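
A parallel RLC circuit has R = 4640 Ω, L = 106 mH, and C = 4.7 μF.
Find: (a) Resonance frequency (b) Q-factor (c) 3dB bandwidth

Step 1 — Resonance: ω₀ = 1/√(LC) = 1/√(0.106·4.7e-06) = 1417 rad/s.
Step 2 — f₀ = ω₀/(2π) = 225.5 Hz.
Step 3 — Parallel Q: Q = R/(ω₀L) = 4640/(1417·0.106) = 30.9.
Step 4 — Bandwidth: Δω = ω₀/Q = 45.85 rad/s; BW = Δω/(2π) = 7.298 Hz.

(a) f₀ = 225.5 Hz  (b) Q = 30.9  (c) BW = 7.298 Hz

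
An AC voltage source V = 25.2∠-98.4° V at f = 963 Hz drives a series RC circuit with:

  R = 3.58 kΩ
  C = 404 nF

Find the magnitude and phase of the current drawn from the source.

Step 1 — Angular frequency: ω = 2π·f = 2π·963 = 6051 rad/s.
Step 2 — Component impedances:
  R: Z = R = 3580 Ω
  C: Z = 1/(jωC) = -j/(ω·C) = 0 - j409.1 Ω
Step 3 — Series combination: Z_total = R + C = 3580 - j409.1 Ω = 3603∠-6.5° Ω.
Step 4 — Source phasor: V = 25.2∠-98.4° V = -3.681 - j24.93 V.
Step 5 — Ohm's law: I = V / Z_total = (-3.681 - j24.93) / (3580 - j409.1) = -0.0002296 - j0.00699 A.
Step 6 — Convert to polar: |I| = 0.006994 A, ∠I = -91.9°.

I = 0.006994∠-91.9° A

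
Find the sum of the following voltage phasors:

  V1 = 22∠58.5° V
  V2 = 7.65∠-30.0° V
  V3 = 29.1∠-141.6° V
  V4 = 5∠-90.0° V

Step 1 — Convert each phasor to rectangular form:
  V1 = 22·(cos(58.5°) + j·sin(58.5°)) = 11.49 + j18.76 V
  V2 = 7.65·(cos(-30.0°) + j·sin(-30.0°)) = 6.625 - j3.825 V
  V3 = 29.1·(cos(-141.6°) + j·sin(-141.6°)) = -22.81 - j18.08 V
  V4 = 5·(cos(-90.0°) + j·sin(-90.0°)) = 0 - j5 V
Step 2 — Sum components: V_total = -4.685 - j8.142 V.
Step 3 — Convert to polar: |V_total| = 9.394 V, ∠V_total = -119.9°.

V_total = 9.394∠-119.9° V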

──────────

TASK BRIEF :: Lines with "circuit" in the records above: copy every one of them.

ANSWER AREA ::
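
A parallel RLC circuit has R = 4640 Ω, L = 106 mH, and C = 4.7 μF.
An AC voltage source V = 25.2∠-98.4° V at f = 963 Hz drives a series RC circuit with: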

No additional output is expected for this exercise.